Assigned task – Could you copy each line of the listing below that has the word "Scheduling"?

The data –
+===+

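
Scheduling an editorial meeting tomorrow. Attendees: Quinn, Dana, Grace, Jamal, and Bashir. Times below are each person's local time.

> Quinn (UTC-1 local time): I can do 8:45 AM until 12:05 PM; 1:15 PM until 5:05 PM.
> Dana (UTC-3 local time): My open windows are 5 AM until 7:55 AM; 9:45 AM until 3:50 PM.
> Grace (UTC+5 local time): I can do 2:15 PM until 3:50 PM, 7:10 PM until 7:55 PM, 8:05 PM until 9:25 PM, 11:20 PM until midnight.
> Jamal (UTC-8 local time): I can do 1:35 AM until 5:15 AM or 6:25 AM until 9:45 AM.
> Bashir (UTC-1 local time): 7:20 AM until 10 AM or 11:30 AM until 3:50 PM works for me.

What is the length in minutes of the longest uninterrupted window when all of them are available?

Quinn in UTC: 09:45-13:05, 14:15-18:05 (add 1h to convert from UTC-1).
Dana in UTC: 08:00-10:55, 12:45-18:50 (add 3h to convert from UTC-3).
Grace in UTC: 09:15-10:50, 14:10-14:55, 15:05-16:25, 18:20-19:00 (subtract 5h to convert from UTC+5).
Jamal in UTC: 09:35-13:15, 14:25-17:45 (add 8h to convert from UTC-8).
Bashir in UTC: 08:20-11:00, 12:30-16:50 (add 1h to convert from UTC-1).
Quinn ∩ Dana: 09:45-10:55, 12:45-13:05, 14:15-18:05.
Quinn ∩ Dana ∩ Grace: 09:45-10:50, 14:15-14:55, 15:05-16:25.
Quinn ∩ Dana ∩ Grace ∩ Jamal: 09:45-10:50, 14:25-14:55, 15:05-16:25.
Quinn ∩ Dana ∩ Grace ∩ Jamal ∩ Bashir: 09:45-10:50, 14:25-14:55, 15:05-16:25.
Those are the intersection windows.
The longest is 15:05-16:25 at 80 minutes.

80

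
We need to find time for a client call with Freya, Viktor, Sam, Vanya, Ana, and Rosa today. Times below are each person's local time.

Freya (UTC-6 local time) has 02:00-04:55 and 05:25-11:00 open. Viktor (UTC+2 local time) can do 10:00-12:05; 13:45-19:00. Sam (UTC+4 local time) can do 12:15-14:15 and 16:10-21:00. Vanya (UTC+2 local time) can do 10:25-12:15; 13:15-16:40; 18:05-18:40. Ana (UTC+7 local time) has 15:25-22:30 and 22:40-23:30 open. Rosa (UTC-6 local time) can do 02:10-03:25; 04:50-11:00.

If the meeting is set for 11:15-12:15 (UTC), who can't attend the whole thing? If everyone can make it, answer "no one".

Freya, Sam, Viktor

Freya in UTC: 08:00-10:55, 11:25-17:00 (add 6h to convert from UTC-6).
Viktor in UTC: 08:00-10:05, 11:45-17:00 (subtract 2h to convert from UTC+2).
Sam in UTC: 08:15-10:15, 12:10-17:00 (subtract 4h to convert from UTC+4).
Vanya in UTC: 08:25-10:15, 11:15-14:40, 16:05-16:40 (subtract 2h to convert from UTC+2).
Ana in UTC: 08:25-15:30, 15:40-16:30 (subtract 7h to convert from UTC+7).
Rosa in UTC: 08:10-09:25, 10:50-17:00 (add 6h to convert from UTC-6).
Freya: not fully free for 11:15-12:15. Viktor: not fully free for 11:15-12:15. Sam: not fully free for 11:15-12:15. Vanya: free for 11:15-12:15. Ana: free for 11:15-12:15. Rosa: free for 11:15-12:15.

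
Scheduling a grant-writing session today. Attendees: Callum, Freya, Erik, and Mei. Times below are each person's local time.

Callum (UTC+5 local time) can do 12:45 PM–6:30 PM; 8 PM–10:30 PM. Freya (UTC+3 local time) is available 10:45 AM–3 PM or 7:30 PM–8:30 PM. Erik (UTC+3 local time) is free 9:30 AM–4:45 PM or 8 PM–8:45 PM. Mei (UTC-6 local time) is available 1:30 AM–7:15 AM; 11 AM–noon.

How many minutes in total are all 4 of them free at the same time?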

+===+

Reply to the task –
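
Scheduling an editorial meeting tomorrow. Attendees: Quinn, Dana, Grace, Jamal, and Bashir. Times below are each person's local time.
Scheduling a grant-writing session today. Attendees: Callum, Freya, Erik, and Mei. Times below are each person's local time.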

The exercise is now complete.